# [EXTRACTED ENTRIES]
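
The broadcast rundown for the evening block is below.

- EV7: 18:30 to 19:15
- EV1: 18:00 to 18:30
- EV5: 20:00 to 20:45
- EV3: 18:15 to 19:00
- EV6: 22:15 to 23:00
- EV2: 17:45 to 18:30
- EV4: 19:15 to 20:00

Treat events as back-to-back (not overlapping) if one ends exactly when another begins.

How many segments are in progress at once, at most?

Sweep the timeline, counting +1 at each start and −1 at each end (ends before starts at a tie):
17:45 start EV2 → 1
18:00 start EV1 → 2
18:15 start EV3 → 3
18:30 end EV1 → 2
18:30 end EV2 → 1
18:30 start EV7 → 2
19:00 end EV3 → 1
19:15 end EV7 → 0
19:15 start EV4 → 1
20:00 end EV4 → 0
20:00 start EV5 → 1
20:45 end EV5 → 0
22:15 start EV6 → 1
23:00 end EV6 → 0
Peak is 3, at 18:15 (EV1, EV2, EV3).

3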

# [DIRECTIONS]
Copy every line of the records word for word.

# [WRITTEN RESPONSE]
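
The broadcast rundown for the evening block is below.

- EV7: 18:30 to 19:15
- EV1: 18:00 to 18:30
- EV5: 20:00 to 20:45
- EV3: 18:15 to 19:00
- EV6: 22:15 to 23:00
- EV2: 17:45 to 18:30
- EV4: 19:15 to 20:00

Treat events as back-to-back (not overlapping) if one ends exactly when another begins.

How many segments are in progress at once, at most?

Sweep the timeline, counting +1 at each start and −1 at each end (ends before starts at a tie):
17:45 start EV2 → 1
18:00 start EV1 → 2
18:15 start EV3 → 3
18:30 end EV1 → 2
18:30 end EV2 → 1
18:30 start EV7 → 2
19:00 end EV3 → 1
19:15 end EV7 → 0
19:15 start EV4 → 1
20:00 end EV4 → 0
20:00 start EV5 → 1
20:45 end EV5 → 0
22:15 start EV6 → 1
23:00 end EV6 → 0
Peak is 3, at 18:15 (EV1, EV2, EV3).

3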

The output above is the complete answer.